◆ **Task prompt**: Please quote exactly the lines below from the line containing "- Redwood Trust: 4.2%" to the line containing "- Granite Capital: 4.7%", both lines included, and nothing else.

━━ Task inputs ━━

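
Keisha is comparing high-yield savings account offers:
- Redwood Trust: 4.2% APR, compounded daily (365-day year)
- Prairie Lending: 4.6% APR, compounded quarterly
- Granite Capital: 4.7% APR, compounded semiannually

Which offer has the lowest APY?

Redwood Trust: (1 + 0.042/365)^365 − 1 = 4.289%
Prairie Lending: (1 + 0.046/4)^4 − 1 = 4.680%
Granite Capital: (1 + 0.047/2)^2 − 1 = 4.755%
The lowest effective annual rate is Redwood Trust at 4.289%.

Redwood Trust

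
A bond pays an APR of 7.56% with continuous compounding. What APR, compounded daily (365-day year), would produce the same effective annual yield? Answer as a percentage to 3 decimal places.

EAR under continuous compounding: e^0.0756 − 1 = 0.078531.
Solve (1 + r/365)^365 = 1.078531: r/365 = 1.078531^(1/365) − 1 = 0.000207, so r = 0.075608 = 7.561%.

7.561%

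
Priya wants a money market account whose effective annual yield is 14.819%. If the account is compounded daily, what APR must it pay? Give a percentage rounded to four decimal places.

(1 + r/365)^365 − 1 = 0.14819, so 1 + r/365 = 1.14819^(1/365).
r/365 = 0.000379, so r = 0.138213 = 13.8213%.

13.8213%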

━━━
━━ Task inputs ━━

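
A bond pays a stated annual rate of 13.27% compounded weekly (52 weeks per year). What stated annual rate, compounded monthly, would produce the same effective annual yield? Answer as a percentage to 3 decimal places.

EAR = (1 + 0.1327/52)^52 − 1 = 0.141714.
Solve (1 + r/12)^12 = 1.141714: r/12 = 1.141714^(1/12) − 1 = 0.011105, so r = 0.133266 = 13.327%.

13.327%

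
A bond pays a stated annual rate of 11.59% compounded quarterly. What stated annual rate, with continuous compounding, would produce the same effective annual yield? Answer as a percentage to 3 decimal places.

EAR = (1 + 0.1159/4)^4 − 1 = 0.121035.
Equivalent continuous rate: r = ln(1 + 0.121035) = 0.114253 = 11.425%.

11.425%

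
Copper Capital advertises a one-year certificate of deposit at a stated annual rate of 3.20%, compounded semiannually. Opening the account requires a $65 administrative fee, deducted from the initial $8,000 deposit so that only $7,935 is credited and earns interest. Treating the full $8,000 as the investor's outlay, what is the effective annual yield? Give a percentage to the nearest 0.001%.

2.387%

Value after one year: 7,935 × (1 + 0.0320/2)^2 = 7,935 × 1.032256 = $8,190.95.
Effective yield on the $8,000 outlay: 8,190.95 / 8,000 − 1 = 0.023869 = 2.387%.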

━━━

◆ **Written solution**:
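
- Redwood Trust: 4.2% APR, compounded daily (365-day year)
- Prairie Lending: 4.6% APR, compounded quarterly
- Granite Capital: 4.7% APR, compounded semiannually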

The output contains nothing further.